*WHAT THE TASK ASKS:* Repeat exactly the lines from the line containing "An outer-system body orbits" through the last line of the records below, inclusive, and nothing else.

Stored data entries:
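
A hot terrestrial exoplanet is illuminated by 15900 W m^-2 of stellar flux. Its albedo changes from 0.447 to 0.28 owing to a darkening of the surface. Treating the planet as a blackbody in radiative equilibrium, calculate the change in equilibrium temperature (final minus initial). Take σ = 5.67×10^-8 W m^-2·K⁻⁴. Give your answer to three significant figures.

With α = 0.447, T₁ = 443.7 K.
After:  T₂ = [15900·0.72/(4σ)]^(1/4) = 474.0 K.
Change: 474.0 − 443.7 = 30.26 K.

30.3 kelvin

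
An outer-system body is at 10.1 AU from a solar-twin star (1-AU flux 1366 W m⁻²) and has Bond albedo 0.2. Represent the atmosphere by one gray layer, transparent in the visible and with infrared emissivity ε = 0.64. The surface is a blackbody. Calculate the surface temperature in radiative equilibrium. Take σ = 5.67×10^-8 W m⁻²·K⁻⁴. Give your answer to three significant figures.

91.3 kelvin

Flux at the orbit: S = 1366/(10.1)² = 13.39 W m⁻².
Effective emission temperature (TOA balance): σT_e⁴ = S(1−α)/4 = 2.678 W m⁻² → T_e = 82.90 K.
For a single slab of emissivity ε, T_s⁴ = 2T_e⁴/(2−ε); thus T_s = 82.90·(1.471)^(1/4) = 91.29 K.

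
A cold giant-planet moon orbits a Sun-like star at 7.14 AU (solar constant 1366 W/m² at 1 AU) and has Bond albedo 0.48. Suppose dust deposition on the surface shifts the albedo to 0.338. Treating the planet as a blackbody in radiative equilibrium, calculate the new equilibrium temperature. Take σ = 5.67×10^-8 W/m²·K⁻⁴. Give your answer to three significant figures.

94.0 K

Irradiance scales as 1/d², so S = 1366 W/m² × (1/7.14)² = 26.80 W/m².
With the new albedo, S(1−α₂)/4 = 4.435 W/m², so T₂ = 94.04 K.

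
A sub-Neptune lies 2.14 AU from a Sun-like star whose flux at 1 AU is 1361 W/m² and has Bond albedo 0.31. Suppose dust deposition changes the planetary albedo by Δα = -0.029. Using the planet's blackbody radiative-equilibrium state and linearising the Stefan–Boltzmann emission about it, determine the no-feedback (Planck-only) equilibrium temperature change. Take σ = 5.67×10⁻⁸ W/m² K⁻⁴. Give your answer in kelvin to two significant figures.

Irradiance scales as 1/d², so S = 1361 W/m² × (1/2.14)² = 297.2 W/m².
Reference equilibrium: T_e = [S(1−α)/(4σ)]^(1/4) = 173.4 K.
The change in absorbed flux is Δ[S(1−α)/4] = −SΔα/4 = 2.155 W/m².
The Planck feedback parameter is 4σT_e³ = 1.183 W/m²/K.
So ΔT₀ = 2.155/1.183 = 1.82 K.

1.8 kelvin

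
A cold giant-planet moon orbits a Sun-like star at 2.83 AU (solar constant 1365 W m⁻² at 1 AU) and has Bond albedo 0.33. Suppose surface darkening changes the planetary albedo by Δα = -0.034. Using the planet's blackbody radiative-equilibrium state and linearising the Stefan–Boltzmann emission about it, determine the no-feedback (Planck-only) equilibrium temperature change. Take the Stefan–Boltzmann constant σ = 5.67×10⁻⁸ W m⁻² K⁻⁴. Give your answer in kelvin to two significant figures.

Flux at the orbit: S = 1365/(2.83)² = 170.4 W m⁻².
The baseline emission temperature is T_e = 149.8 K.
ΔF = −(S/4)Δα = −(170.4/4)×(-0.034) = 1.449 W m⁻².
The Planck feedback parameter is 4σT_e³ = 0.7623 W m⁻²/K.
ΔT₀ = ΔF/λ_P = 1.449/0.7623 = 1.90 K.

1.9 K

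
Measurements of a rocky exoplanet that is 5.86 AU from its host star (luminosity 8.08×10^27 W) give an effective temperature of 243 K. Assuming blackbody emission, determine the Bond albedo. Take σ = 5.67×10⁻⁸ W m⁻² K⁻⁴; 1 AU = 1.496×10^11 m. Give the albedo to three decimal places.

d = 5.86 × 1.496×10^11 m = 8.767×10^11 m.
Spreading L over a sphere of radius d: S = 8.08×10^27/(4π·8.77×10^11²) = 836.6 W m⁻².
Rearranging the radiative balance, α = 1 − 4σT⁴/S.
4σT⁴ = 4·5.67×10⁻⁸·(243)⁴ = 790.8 W m⁻².
Hence α = 1 − 790.8/836.6 = 0.0548.

0.055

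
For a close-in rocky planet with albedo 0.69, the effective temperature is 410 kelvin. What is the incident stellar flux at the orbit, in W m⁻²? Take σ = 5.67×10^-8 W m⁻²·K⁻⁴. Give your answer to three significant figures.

20700 W m⁻²

From S(1−α)/4 = σT⁴: S = 4σT⁴/(1−α).
The emitted flux is σT⁴ = 1602 W m⁻².
S = 4·1602/0.31 = 20670 W m⁻².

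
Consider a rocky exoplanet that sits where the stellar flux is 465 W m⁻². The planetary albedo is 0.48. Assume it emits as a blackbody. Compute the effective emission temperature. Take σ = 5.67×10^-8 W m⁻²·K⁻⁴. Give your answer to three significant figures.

Averaging over the sphere, the absorbed flux is S(1−α)/4 = 60.45 W m⁻².
In equilibrium σT⁴ equals this, so T = 180.7 K.

181 K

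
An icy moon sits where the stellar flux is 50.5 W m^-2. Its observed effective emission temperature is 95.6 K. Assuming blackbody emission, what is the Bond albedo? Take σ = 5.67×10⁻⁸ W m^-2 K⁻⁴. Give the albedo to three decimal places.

0.625

Energy balance: S(1−α)/4 = σT⁴, so 1−α = 4σT⁴/S.
σT⁴ = 4.736 W m^-2, so 4σT⁴ = 18.94 W m^-2.
1−α = 18.94/50.50 = 0.3751, so α = 0.6249.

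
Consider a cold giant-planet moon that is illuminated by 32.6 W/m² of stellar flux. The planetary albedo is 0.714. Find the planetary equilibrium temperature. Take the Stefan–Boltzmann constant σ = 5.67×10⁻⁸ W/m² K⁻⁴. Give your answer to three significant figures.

80.1 K

Averaging over the sphere, the absorbed flux is S(1−α)/4 = 2.331 W/m².
Set σT⁴ = 2.331 → T = (2.331/σ)^(1/4) = 80.07 K.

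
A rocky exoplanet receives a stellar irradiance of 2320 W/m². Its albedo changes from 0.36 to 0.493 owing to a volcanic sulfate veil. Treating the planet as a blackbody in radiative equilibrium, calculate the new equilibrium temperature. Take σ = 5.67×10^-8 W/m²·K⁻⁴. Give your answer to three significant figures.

New equilibrium: T₂ = [(1−0.493)·2320/(4σ)]^(1/4) = 268.4 K.

268 K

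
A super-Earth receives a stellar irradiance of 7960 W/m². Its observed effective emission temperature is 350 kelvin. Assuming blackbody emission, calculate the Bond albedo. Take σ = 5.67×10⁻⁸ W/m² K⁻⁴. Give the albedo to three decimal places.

0.572

Energy balance: S(1−α)/4 = σT⁴, so 1−α = 4σT⁴/S.
σT⁴ = 850.9 W/m², so 4σT⁴ = 3403 W/m².
1−α = 3403/7960 = 0.4276, so α = 0.5724.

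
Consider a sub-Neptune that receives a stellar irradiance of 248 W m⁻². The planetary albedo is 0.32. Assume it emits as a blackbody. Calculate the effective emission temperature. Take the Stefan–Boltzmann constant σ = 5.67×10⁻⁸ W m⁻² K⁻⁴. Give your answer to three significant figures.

Averaging over the sphere, the absorbed flux is S(1−α)/4 = 42.16 W m⁻².
Set σT⁴ = 42.16 → T = (42.16/σ)^(1/4) = 165.1 K.

165 K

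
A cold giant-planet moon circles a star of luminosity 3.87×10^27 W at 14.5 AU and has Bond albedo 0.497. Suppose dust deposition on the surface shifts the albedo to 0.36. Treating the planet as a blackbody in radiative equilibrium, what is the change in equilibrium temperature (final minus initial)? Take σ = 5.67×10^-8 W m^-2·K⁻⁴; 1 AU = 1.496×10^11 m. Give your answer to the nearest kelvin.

7 kelvin

d = 14.5 × 1.496×10^11 m = 2.169×10^12 m.
Spreading L over a sphere of radius d: S = 3.87×10^27/(4π·2.17×10^12²) = 65.45 W m^-2.
Initial: T₁ = [S(1−0.497)/(4σ)]^(1/4) = 109.8 K.
Final:   T₂ = [S(1−0.36)/(4σ)]^(1/4) = 116.6 K.
Change: 116.6 − 109.8 = 6.813 K.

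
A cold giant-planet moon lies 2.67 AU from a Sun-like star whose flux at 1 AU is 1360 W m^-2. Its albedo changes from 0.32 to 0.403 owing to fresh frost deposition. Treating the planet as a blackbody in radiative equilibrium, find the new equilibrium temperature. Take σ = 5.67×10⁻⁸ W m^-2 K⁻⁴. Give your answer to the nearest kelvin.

150 K

By the inverse-square law, S = 1360/2.67² = 190.8 W m^-2.
New equilibrium: T₂ = [(1−0.403)·190.8/(4σ)]^(1/4) = 149.7 K.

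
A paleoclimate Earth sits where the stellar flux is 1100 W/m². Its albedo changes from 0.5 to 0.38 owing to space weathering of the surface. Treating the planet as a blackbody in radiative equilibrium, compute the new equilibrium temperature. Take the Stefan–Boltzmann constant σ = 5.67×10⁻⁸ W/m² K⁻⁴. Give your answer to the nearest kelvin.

T₂ = [S(1−α₂)/(4σ)]^(1/4) = [1100·0.62/(4σ)]^(1/4) = 234.2 K.

234 K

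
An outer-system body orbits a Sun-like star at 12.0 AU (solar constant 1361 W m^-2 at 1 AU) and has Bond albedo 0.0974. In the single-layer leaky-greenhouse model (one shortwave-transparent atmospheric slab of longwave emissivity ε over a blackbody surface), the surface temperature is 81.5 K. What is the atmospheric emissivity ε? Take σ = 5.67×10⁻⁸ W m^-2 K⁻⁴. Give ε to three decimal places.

0.295

Irradiance scales as 1/d², so S = 1361 W m^-2 × (1/12.0)² = 9.451 W m^-2.
Effective temperature: T_e = [S(1−α)/(4σ)]^(1/4) = 78.31 K.
Since (2−ε)/2 = (T_e/T_s)⁴ = 0.8525, ε = 0.2949.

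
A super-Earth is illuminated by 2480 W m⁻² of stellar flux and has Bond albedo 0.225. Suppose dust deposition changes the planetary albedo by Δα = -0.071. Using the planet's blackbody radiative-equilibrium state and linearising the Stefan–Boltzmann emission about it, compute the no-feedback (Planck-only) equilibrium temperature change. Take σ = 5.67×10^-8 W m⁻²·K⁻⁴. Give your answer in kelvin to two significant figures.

Unperturbed T_e = [2480·(1−0.225)/(4σ)]^¼ = 303.4 K.
The change in absorbed flux is Δ[S(1−α)/4] = −SΔα/4 = 44.02 W m⁻².
The Planck feedback parameter is 4σT_e³ = 6.335 W m⁻²/K.
ΔT₀ = ΔF/λ_P = 44.02/6.335 = 6.95 K.

6.9 K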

*WRITTEN RESPONSE:*
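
An outer-system body orbits a Sun-like star at 12.0 AU (solar constant 1361 W m^-2 at 1 AU) and has Bond albedo 0.0974. In the single-layer leaky-greenhouse model (one shortwave-transparent atmospheric slab of longwave emissivity ε over a blackbody surface), the surface temperature is 81.5 K. What is the atmospheric emissivity ε? Take σ = 5.67×10⁻⁸ W m^-2 K⁻⁴. Give ε to three decimal places.

0.295

Irradiance scales as 1/d², so S = 1361 W m^-2 × (1/12.0)² = 9.451 W m^-2.
Effective temperature: T_e = [S(1−α)/(4σ)]^(1/4) = 78.31 K.
Since (2−ε)/2 = (T_e/T_s)⁴ = 0.8525, ε = 0.2949.

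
A super-Earth is illuminated by 2480 W m⁻² of stellar flux and has Bond albedo 0.225. Suppose dust deposition changes the planetary albedo by Δα = -0.071. Using the planet's blackbody radiative-equilibrium state and linearising the Stefan–Boltzmann emission about it, compute the no-feedback (Planck-only) equilibrium temperature change. Take σ = 5.67×10^-8 W m⁻²·K⁻⁴. Give your answer in kelvin to two significant figures.

Unperturbed T_e = [2480·(1−0.225)/(4σ)]^¼ = 303.4 K.
The change in absorbed flux is Δ[S(1−α)/4] = −SΔα/4 = 44.02 W m⁻².
The Planck feedback parameter is 4σT_e³ = 6.335 W m⁻²/K.
ΔT₀ = ΔF/λ_P = 44.02/6.335 = 6.95 K.

6.9 K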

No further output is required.